THE PROBLEM:
Nothing but an exact copy of the data should be output.

EXTRACTED ENTRIES START

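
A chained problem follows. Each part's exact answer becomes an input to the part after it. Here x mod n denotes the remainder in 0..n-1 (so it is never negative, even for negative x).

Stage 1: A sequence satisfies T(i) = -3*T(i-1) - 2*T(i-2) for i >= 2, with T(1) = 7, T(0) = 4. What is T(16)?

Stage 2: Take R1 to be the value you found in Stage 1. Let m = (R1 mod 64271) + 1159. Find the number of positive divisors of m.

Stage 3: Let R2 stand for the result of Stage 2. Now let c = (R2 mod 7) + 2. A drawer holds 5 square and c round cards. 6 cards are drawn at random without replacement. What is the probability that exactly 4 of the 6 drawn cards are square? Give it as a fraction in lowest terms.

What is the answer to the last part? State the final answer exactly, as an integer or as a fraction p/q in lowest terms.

15/28

Stage 1: T(2) = -3*(7) - 2*(4) = -29; iterating: T(2)=-29, T(3)=73, T(4)=-161, T(5)=337, T(6)=-689, T(7)=1393, T(8)=-2801, T(9)=5617, T(10)=-11249, T(11)=22513, T(12)=-45041, T(13)=90097, T(14)=-180209, T(15)=360433, T(16)=-720881; answer -720881
Stage 2: R1 = -720881; m = 51530; 51530 = 2 * 5 * 5153; number of divisors = (1+1) * (1+1) * (1+1) = 8; answer 8
Stage 3: R2 = 8; c = 3; total draws C(8,6) = 28; favorable C(5,4)*C(3,2) = 15; P = 15/28; answer 15/28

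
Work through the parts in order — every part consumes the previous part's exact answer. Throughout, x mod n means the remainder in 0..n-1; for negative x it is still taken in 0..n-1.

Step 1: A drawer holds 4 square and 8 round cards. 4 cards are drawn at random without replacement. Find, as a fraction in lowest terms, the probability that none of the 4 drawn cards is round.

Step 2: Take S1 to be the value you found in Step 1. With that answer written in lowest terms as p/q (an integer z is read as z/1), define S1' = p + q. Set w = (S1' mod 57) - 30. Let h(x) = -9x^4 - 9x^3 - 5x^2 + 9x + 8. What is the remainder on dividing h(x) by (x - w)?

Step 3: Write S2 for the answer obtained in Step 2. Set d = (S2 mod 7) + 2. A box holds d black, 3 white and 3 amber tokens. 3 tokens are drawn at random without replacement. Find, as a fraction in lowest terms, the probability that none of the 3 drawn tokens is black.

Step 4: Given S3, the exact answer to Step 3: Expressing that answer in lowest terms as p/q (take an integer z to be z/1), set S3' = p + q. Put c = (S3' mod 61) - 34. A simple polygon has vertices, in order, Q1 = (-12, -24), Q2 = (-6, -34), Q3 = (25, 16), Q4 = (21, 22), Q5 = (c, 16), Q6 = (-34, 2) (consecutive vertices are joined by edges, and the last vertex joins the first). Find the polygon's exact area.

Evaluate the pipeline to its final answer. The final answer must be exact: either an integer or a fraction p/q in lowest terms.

Step 1: total draws C(12,4) = 495; favorable C(4,4) = 1; P = 1/495; answer 1/495
Step 2: S1 = 1/495; threaded value p + q = 496; w = 10; remainder = value at the root: -9*(10)^4 - 9*(10)^3 - 5*(10)^2 + 9*(10)^1 + 8 = (-90000) + (-9000) + (-500) + (90) + (8) = -99402; answer -99402
Step 3: S2 = -99402; d = 7; total draws C(13,3) = 286; favorable C(6,3) = 20; P = 10/143; answer 10/143
Step 4: S3 = 10/143; threaded value p + q = 153; c = -3; cross terms: (-12*-34 - -6*-24)=264, (-6*16 - 25*-34)=754, (25*22 - 21*16)=214, (21*16 - -3*22)=402, (-3*2 - -34*16)=538, (-34*-24 - -12*2)=840; twice the area = |3012| = 3012; area = 1506; answer 1506

1506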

EXTRACTED ENTRIES END

RESULT OF THIS TASK:
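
A chained problem follows. Each part's exact answer becomes an input to the part after it. Here x mod n denotes the remainder in 0..n-1 (so it is never negative, even for negative x).

Stage 1: A sequence satisfies T(i) = -3*T(i-1) - 2*T(i-2) for i >= 2, with T(1) = 7, T(0) = 4. What is T(16)?

Stage 2: Take R1 to be the value you found in Stage 1. Let m = (R1 mod 64271) + 1159. Find the number of positive divisors of m.

Stage 3: Let R2 stand for the result of Stage 2. Now let c = (R2 mod 7) + 2. A drawer holds 5 square and c round cards. 6 cards are drawn at random without replacement. What is the probability that exactly 4 of the 6 drawn cards are square? Give it as a fraction in lowest terms.

What is the answer to the last part? State the final answer exactly, as an integer or as a fraction p/q in lowest terms.

15/28

Stage 1: T(2) = -3*(7) - 2*(4) = -29; iterating: T(2)=-29, T(3)=73, T(4)=-161, T(5)=337, T(6)=-689, T(7)=1393, T(8)=-2801, T(9)=5617, T(10)=-11249, T(11)=22513, T(12)=-45041, T(13)=90097, T(14)=-180209, T(15)=360433, T(16)=-720881; answer -720881
Stage 2: R1 = -720881; m = 51530; 51530 = 2 * 5 * 5153; number of divisors = (1+1) * (1+1) * (1+1) = 8; answer 8
Stage 3: R2 = 8; c = 3; total draws C(8,6) = 28; favorable C(5,4)*C(3,2) = 15; P = 15/28; answer 15/28

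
Work through the parts in order — every part consumes the previous part's exact answer. Throughout, x mod n means the remainder in 0..n-1; for negative x it is still taken in 0..n-1.

Step 1: A drawer holds 4 square and 8 round cards. 4 cards are drawn at random without replacement. Find, as a fraction in lowest terms, the probability that none of the 4 drawn cards is round.

Step 2: Take S1 to be the value you found in Step 1. With that answer written in lowest terms as p/q (an integer z is read as z/1), define S1' = p + q. Set w = (S1' mod 57) - 30. Let h(x) = -9x^4 - 9x^3 - 5x^2 + 9x + 8. What is the remainder on dividing h(x) by (x - w)?

Step 3: Write S2 for the answer obtained in Step 2. Set d = (S2 mod 7) + 2. A box holds d black, 3 white and 3 amber tokens. 3 tokens are drawn at random without replacement. Find, as a fraction in lowest terms, the probability that none of the 3 drawn tokens is black.

Step 4: Given S3, the exact answer to Step 3: Expressing that answer in lowest terms as p/q (take an integer z to be z/1), set S3' = p + q. Put c = (S3' mod 61) - 34. A simple polygon has vertices, in order, Q1 = (-12, -24), Q2 = (-6, -34), Q3 = (25, 16), Q4 = (21, 22), Q5 = (c, 16), Q6 = (-34, 2) (consecutive vertices are joined by edges, and the last vertex joins the first). Find the polygon's exact area.

Evaluate the pipeline to its final answer. The final answer must be exact: either an integer or a fraction p/q in lowest terms.

Step 1: total draws C(12,4) = 495; favorable C(4,4) = 1; P = 1/495; answer 1/495
Step 2: S1 = 1/495; threaded value p + q = 496; w = 10; remainder = value at the root: -9*(10)^4 - 9*(10)^3 - 5*(10)^2 + 9*(10)^1 + 8 = (-90000) + (-9000) + (-500) + (90) + (8) = -99402; answer -99402
Step 3: S2 = -99402; d = 7; total draws C(13,3) = 286; favorable C(6,3) = 20; P = 10/143; answer 10/143
Step 4: S3 = 10/143; threaded value p + q = 153; c = -3; cross terms: (-12*-34 - -6*-24)=264, (-6*16 - 25*-34)=754, (25*22 - 21*16)=214, (21*16 - -3*22)=402, (-3*2 - -34*16)=538, (-34*-24 - -12*2)=840; twice the area = |3012| = 3012; area = 1506; answer 1506

1506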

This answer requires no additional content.